◆ **Stored data**
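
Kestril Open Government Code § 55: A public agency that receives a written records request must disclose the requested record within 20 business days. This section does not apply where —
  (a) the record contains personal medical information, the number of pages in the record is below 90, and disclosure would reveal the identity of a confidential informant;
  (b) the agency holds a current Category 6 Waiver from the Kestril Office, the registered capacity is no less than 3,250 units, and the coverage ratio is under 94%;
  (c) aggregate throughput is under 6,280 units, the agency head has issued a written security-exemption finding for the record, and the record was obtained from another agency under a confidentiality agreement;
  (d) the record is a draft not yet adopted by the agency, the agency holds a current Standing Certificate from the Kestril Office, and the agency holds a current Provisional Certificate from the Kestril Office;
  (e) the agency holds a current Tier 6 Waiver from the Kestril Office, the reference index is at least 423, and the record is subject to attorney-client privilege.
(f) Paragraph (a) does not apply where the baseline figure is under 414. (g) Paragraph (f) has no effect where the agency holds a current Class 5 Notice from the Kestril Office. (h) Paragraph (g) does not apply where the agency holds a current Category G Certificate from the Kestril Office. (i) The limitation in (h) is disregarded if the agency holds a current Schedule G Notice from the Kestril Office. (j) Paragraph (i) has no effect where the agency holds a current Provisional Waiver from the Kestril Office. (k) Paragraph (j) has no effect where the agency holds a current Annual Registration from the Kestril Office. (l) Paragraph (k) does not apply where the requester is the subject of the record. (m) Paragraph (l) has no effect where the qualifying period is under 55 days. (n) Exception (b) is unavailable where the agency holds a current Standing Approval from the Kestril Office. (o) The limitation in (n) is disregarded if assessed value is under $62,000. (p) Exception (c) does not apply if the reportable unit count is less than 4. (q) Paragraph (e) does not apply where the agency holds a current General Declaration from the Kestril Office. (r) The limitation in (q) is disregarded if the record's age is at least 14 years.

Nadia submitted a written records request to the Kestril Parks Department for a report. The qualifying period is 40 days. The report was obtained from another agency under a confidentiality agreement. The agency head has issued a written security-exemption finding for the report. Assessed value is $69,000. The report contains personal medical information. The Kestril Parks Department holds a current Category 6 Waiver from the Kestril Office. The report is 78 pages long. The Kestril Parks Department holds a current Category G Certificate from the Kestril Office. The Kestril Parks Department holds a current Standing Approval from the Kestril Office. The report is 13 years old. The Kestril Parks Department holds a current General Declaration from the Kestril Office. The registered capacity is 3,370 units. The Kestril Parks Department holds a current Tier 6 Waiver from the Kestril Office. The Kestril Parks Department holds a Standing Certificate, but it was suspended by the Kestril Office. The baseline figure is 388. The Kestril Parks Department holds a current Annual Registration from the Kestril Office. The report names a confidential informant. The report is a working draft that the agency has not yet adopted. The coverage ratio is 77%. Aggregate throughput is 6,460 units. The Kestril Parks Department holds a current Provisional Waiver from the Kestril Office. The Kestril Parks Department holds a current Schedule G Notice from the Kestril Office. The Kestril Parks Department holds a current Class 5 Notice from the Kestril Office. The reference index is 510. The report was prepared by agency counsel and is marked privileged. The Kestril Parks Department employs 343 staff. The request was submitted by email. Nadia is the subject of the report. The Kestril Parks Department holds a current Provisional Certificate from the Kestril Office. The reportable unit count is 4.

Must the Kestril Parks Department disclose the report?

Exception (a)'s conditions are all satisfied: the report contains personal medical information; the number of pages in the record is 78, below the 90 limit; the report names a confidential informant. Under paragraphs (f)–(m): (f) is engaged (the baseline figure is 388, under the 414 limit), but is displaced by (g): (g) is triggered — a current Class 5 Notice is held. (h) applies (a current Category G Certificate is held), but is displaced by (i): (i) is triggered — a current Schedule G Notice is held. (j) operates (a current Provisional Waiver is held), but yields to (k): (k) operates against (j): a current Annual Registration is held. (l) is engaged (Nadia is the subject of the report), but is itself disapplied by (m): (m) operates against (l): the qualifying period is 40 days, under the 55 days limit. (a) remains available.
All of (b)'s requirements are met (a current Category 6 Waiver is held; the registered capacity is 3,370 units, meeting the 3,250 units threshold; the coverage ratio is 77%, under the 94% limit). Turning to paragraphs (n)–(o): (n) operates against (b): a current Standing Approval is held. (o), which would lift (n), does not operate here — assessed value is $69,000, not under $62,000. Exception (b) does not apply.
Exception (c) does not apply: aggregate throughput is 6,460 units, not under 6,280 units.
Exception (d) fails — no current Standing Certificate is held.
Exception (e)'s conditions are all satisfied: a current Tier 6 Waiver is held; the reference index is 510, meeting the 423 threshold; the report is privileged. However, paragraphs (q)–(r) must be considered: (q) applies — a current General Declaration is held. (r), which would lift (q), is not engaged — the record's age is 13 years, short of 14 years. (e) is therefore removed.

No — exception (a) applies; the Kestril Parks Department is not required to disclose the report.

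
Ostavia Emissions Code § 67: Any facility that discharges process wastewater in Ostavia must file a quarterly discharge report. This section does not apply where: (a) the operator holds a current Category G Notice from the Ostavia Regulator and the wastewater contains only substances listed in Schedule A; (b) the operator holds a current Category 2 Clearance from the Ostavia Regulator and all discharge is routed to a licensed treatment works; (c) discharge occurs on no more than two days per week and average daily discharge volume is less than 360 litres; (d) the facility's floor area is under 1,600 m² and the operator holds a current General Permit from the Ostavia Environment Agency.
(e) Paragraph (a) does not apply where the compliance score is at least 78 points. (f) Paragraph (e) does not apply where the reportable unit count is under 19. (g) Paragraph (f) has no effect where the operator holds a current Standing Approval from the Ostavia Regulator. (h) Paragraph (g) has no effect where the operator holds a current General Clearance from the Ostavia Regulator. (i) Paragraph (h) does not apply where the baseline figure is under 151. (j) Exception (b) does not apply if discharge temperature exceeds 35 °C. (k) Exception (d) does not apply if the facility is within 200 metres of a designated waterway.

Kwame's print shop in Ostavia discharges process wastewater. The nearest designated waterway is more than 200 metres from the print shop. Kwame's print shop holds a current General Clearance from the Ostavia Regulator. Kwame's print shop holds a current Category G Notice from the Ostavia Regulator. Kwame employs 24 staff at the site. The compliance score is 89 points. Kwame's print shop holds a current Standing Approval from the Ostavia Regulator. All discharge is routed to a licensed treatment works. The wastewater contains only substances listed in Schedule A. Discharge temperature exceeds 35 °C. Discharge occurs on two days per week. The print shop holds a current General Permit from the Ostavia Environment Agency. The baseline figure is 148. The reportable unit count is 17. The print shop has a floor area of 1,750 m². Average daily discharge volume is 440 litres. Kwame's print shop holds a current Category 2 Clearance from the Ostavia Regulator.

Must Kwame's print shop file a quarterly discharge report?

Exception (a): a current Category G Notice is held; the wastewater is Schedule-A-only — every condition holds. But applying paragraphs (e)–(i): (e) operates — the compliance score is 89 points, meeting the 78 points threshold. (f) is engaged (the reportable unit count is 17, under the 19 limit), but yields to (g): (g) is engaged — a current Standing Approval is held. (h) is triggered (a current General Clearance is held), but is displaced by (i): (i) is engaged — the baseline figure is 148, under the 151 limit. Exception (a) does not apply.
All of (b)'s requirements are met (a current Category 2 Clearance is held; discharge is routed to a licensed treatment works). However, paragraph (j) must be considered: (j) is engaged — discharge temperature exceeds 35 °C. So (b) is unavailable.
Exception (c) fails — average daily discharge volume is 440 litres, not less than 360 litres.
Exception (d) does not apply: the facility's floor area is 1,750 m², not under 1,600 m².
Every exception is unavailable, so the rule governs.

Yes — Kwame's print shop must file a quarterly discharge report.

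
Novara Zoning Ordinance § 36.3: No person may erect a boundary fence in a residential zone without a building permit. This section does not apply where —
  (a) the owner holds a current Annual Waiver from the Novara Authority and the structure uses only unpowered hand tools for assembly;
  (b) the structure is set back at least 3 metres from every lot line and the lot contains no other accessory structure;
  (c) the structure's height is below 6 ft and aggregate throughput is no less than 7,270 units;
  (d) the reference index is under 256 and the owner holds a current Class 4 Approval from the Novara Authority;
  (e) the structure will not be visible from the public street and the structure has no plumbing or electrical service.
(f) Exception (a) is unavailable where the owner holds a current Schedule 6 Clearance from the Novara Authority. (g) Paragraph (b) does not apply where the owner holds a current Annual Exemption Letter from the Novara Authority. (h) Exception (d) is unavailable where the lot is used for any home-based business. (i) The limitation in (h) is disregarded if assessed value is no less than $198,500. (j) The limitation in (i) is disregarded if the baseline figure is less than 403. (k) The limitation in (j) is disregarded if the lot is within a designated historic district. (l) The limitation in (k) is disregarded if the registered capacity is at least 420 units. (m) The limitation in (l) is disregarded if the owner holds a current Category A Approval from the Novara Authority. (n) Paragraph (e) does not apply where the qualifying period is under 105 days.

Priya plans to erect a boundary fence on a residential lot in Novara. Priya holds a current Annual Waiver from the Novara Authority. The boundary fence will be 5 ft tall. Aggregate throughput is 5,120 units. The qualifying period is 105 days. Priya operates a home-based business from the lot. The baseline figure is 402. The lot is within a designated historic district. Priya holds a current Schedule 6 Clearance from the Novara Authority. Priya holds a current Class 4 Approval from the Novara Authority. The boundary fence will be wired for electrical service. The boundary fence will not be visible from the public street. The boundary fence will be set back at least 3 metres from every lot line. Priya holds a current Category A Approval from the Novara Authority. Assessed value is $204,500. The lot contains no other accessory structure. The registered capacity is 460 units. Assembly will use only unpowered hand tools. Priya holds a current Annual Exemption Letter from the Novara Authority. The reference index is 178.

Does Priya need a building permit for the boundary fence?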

--

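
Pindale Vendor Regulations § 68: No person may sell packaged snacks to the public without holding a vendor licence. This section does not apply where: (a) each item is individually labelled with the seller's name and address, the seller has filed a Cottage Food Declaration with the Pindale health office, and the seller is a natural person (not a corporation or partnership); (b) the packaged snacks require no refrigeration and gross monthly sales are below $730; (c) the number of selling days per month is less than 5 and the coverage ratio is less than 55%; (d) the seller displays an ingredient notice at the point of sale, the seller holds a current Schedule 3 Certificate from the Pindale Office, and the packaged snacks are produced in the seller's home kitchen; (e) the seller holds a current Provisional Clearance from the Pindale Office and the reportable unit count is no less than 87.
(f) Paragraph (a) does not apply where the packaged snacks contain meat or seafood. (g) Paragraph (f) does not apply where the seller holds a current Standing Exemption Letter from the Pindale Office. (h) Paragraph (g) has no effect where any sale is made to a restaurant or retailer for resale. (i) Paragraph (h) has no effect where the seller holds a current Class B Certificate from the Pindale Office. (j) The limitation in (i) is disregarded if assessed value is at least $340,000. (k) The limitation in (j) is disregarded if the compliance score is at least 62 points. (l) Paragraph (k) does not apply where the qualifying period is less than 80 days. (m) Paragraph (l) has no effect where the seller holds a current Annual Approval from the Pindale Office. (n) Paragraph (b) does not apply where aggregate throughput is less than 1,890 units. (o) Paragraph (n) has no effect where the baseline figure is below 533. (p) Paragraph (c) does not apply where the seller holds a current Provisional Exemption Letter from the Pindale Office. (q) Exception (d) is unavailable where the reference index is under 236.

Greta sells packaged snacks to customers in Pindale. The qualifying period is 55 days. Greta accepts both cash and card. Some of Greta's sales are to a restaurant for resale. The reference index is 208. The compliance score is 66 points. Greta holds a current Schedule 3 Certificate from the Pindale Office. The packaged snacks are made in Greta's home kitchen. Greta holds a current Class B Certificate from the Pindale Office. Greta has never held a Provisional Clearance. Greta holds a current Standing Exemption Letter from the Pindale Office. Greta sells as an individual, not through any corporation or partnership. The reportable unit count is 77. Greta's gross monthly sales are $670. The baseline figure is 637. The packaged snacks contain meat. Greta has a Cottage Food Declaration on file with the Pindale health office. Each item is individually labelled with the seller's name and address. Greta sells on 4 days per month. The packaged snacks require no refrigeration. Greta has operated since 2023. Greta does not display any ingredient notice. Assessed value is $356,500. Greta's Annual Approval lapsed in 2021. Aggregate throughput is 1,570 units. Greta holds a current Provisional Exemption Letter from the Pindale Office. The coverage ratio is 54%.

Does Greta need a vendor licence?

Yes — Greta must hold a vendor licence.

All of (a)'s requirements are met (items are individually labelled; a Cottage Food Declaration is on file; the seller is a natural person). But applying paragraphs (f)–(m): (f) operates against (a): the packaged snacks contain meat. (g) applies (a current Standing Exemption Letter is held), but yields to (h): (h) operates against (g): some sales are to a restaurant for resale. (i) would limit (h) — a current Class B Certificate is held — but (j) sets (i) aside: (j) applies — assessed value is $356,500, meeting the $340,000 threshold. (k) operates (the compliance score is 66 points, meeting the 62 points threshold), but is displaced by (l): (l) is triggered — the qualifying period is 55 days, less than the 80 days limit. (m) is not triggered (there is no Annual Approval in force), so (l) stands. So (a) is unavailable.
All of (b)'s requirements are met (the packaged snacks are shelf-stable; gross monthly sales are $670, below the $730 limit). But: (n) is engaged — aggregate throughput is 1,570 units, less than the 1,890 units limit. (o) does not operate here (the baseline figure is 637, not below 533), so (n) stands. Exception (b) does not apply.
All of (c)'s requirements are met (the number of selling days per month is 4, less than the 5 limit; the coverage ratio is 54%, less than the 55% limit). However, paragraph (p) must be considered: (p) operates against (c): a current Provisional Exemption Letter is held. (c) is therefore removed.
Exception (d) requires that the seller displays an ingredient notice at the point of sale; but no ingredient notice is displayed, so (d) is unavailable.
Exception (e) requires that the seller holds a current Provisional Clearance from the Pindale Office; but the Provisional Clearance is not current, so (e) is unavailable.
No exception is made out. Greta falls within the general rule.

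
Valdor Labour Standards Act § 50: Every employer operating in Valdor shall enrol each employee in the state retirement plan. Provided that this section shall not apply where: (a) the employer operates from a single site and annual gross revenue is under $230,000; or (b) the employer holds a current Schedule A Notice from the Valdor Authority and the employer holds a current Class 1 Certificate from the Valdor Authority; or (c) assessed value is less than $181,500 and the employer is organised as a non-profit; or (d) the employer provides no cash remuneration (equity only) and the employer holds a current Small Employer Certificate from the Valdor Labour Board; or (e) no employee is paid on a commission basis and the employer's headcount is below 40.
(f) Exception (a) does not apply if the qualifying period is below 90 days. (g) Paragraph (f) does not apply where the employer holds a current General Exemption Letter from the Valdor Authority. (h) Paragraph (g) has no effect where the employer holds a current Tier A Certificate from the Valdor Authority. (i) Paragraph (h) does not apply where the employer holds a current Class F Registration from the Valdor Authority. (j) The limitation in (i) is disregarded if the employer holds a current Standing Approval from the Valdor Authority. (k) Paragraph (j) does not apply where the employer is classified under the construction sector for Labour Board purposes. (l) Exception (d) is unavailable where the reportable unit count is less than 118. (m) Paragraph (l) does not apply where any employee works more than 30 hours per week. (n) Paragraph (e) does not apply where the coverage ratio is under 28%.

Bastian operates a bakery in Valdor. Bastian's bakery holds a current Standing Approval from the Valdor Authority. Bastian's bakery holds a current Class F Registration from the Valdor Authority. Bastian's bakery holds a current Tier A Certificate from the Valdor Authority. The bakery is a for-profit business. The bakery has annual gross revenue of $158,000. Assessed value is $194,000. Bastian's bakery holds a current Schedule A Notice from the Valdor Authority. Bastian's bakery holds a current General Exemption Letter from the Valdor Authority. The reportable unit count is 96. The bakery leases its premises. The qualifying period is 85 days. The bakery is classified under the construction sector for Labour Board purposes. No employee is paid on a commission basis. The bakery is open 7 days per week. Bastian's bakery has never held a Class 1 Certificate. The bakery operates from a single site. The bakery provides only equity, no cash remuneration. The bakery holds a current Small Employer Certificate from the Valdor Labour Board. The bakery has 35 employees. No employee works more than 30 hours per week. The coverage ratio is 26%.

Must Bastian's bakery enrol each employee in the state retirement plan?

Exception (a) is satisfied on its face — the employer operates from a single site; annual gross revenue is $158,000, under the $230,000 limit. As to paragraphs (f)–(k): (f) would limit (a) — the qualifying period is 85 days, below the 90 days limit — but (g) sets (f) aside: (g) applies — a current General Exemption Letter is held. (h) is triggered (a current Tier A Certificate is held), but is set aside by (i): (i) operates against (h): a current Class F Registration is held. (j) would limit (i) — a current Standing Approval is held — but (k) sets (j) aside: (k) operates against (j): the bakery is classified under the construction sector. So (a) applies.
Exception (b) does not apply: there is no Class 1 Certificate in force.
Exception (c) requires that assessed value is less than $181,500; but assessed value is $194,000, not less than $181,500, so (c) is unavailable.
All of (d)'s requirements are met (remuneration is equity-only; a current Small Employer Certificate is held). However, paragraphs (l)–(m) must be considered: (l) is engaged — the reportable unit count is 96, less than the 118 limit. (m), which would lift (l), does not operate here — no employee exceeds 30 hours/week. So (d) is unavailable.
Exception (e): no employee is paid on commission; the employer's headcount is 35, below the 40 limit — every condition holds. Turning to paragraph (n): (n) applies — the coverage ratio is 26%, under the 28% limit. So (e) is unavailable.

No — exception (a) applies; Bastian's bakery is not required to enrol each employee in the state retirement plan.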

* * *

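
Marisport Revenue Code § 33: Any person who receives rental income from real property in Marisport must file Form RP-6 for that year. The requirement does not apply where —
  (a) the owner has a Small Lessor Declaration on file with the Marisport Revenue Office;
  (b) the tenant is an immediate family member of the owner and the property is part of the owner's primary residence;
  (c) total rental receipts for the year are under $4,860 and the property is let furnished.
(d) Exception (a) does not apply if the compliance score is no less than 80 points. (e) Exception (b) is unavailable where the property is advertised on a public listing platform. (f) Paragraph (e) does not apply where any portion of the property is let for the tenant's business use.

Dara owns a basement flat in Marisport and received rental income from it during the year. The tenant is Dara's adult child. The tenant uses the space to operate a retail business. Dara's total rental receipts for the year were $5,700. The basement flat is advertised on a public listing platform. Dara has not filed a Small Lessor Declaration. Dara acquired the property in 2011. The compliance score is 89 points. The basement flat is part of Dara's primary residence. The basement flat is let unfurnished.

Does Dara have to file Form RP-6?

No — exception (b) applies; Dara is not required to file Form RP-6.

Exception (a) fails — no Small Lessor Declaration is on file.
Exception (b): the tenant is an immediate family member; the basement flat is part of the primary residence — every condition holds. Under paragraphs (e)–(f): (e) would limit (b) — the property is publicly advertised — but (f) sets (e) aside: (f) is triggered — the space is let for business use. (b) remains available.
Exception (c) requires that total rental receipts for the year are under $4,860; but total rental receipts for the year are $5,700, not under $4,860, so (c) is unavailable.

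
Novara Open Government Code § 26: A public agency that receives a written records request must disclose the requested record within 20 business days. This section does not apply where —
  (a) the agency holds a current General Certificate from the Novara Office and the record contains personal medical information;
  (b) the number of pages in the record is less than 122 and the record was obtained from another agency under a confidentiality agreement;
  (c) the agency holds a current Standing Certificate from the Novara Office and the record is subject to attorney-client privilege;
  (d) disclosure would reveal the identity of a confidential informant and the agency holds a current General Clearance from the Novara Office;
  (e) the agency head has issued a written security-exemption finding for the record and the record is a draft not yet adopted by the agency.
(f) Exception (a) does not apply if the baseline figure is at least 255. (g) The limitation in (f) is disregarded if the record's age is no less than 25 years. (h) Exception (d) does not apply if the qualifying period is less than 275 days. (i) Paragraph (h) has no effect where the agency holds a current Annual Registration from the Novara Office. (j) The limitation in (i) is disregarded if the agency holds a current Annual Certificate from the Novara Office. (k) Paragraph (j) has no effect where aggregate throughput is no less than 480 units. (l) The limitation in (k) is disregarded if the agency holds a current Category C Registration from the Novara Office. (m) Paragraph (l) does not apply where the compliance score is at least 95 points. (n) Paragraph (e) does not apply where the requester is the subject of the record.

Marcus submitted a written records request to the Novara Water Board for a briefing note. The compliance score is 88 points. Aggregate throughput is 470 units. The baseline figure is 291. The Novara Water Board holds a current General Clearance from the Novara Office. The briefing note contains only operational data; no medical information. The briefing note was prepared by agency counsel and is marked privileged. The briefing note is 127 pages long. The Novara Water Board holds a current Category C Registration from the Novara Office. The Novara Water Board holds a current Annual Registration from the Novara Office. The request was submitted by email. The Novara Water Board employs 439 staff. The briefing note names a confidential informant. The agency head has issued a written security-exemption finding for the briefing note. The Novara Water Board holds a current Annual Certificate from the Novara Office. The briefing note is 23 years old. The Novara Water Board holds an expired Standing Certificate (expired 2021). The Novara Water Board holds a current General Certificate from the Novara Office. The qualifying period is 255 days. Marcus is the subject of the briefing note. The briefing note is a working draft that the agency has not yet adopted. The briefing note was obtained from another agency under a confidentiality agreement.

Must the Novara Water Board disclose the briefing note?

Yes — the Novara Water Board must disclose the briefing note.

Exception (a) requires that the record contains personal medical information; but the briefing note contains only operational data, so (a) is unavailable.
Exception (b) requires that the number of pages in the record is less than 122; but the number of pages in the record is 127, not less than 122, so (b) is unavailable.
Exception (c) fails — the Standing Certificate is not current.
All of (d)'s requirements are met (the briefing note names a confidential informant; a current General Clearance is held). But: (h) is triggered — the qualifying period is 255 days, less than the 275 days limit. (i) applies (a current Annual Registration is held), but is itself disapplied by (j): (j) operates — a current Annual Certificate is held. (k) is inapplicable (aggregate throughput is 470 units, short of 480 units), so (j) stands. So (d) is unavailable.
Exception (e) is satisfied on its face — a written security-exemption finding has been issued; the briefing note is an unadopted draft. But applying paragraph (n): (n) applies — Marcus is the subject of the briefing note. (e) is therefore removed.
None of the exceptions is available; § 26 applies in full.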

◆ **What you will do**
The answer must be the number of lines in the records where the string "tools" is found, stated alone.

◆ **Task solution**
2